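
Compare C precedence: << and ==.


'<<' is shift (level 8); '==' is equality (level 6)
Higher level binds tighter
'<<' has higher precedence than '=='


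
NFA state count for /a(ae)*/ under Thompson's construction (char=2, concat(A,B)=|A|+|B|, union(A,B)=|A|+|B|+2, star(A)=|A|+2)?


Syntax tree has 3 char leaf(s), 0 union(s), 1 star(s)
chars contribute 3×2 = 6; each union adds +2; each star adds +2
Total: 6 + 0 + 2 = 8 states


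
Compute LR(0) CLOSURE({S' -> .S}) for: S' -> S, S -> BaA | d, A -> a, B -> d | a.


Start: S' -> .S
For each item with dot before a nonterminal B, add B -> .γ for every B-production
Closure: [S' -> .S, S -> .BaA, S -> .d, B -> .d, B -> .a]


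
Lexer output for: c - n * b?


Scan left to right, longest-match per lexeme
Tokens: ID(c), OP(-), ID(n), OP(*), ID(b)


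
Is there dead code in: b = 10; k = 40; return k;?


b is assigned but never read
Dead: 'b = 10'


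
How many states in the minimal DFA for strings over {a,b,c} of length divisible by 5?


Track length mod 5: states 0..4, accept at 0
Minimal DFA: 5 states


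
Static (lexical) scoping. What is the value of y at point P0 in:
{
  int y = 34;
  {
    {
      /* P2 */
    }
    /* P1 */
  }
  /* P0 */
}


y declared in the same block as P0
y = 34


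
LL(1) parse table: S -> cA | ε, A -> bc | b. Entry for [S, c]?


For [S, c]: 'c' ∈ FIRST(cA)
Entry: S -> cA


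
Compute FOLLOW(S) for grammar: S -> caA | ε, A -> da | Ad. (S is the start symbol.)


$ ∈ FOLLOW(S). For each A -> αBβ: add FIRST(β)\{ε} to FOLLOW(B); if β nullable, add FOLLOW(A).
FOLLOW(S) = {$}


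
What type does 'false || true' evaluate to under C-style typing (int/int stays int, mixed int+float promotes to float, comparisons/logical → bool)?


Operand types: bool || bool
Rule: logical operators take bool operands and yield bool
Result type: bool


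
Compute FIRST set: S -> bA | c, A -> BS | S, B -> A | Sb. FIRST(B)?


Per alternative of B: FIRST(A) = {b, c}; FIRST(Sb) = {b, c}
FIRST(B) = {b, c}


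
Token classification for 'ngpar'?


Pattern: letter/underscore followed by alphanumerics, not a keyword
Type: IDENTIFIER


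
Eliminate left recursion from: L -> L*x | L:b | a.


Left-recursive alternatives: L*x, L:b; non-recursive: a
Introduce L': L -> aL', L' -> *xL' | :bL' | ε


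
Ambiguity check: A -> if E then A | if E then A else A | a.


dangling else: 'if E then if E then a else a' parses two ways
Ambiguous


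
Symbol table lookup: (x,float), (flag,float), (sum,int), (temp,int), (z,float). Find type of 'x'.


Lookup 'x' → type float


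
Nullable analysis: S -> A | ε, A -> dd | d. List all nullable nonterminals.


A nonterminal is nullable iff some alternative derives ε (directly, or every symbol in it is nullable)
Nullable: {S}


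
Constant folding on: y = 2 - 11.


2 - 11 = -9 at compile time
Optimized: y = -9


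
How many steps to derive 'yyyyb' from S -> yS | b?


Derivation: S => yS => yyS => yyyS => yyyyS => yyyyb
Steps: 5


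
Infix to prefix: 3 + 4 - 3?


left-to-right (same/higher precedence on left): tree is (- (+ 3 4) 3)
Prefix: - + 3 4 3


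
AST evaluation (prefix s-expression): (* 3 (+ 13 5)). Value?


Evaluate inner: (+ 13 5) = 18
Evaluate root: (* 3 18) = 54
Result: 54


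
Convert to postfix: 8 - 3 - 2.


Left to right (same or higher precedence on left)
Postfix: 8 3 - 2 -


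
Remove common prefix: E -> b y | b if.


Common prefix: 'b'
Factored: E -> b E', E' -> y | if


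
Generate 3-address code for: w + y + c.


Break into single-operator statements:
t1 = w + y
t2 = t1 + c


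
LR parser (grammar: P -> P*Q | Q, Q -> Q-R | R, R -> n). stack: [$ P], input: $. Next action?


start symbol P on stack, input exhausted
Action: accept


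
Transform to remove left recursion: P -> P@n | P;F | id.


Left-recursive alternatives: P@n, P;F; non-recursive: id
Introduce P': P -> idP', P' -> @nP' | ;FP' | ε


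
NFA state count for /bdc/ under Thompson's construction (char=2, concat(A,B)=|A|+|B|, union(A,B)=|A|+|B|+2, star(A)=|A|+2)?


Syntax tree has 3 char leaf(s), 0 union(s), 0 star(s)
chars contribute 3×2 = 6; each union adds +2; each star adds +2
Total: 6 + 0 + 0 = 6 states


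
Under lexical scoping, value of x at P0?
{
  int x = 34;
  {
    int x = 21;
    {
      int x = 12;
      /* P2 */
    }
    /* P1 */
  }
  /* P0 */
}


x declared in the same block as P0
x = 34


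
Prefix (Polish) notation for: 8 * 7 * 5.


left-to-right (same/higher precedence on left): tree is (* (* 8 7) 5)
Prefix: * * 8 7 5


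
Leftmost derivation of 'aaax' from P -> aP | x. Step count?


Derivation: P => aP => aaP => aaaP => aaax
Steps: 4


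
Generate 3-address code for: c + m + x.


Break into single-operator statements:
t1 = c + m
t2 = t1 + x


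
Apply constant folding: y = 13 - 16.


13 - 16 = -3 at compile time
Optimized: y = -3


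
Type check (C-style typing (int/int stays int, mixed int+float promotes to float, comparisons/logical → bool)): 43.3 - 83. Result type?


Operand types: float - int
Rule: mixed int/float promotes to float; int/int stays int
Result type: float


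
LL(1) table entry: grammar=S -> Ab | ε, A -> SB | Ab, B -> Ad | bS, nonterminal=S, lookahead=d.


For [S, d]: ε is nullable and 'd' ∈ FOLLOW(S)
Entry: S -> ε


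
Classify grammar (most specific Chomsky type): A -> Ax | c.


Left-linear: every RHS is a terminal or one nonterminal followed by a terminal
Classification: Type 3 (Regular)


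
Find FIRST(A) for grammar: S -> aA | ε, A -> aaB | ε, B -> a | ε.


Per alternative of A: FIRST(aaB) = {a}; FIRST(ε) = {ε}
FIRST(A) = {a, ε}


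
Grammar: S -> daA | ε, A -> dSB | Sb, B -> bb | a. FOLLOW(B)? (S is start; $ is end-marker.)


$ ∈ FOLLOW(S). For each A -> αBβ: add FIRST(β)\{ε} to FOLLOW(B); if β nullable, add FOLLOW(A).
FOLLOW(B) = {$, a, b}


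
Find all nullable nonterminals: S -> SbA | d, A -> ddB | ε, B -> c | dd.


A nonterminal is nullable iff some alternative derives ε (directly, or every symbol in it is nullable)
Nullable: {A}


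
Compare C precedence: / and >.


'/' is multiplicative (level 10); '>' is relational (level 7)
Higher level binds tighter
'/' has higher precedence than '>'


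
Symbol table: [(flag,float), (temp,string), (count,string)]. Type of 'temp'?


Lookup 'temp' → type string


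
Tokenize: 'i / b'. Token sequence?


Scan left to right, longest-match per lexeme
Tokens: ID(i), OP(/), ID(b)


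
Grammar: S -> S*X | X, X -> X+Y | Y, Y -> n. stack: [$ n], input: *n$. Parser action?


'n' on top is the handle for Y -> n
Action: reduce (Y -> n)


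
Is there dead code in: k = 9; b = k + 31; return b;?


k is read by b's definition; b is returned
No dead code


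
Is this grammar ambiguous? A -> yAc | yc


balanced y^n…c^n: each string has a unique parse
Unambiguous


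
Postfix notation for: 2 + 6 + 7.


Left to right (same or higher precedence on left)
Postfix: 2 6 + 7 +


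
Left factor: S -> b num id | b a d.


Common prefix: 'b'
Factored: S -> b S', S' -> num id | a d


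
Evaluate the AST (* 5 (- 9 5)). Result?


Evaluate inner: (- 9 5) = 4
Evaluate root: (* 5 4) = 20
Result: 20


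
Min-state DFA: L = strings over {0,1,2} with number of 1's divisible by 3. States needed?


Track (count of 1) mod 3: states 0..2, accept at 0
Minimal DFA: 3 states


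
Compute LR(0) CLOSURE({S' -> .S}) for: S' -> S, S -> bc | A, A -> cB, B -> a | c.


Start: S' -> .S
For each item with dot before a nonterminal B, add B -> .γ for every B-production
Closure: [S' -> .S, S -> .bc, S -> .A, A -> .cB]


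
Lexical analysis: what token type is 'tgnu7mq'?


Pattern: letter/underscore followed by alphanumerics, not a keyword
Type: IDENTIFIER


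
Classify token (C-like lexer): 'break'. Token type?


Pattern: reserved word
Type: KEYWORD


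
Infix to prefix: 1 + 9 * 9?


'*' binds tighter: tree is (+ 1 (* 9 9))
Prefix: + 1 * 9 9


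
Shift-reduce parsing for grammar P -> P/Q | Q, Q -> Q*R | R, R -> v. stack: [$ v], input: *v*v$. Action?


'v' on top is the handle for R -> v
Action: reduce (R -> v)


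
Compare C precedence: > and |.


'>' is relational (level 7); '|' is bitwise OR (level 3)
Higher level binds tighter
'>' has higher precedence than '|'


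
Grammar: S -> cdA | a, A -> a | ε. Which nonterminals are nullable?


A nonterminal is nullable iff some alternative derives ε (directly, or every symbol in it is nullable)
Nullable: {A}


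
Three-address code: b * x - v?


Break into single-operator statements:
t1 = b * x
t2 = t1 - v


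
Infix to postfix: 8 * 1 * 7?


Left to right (same or higher precedence on left)
Postfix: 8 1 * 7 *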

────

Work out the count of lines in the data above containing the string "scoping". Give it alone.

2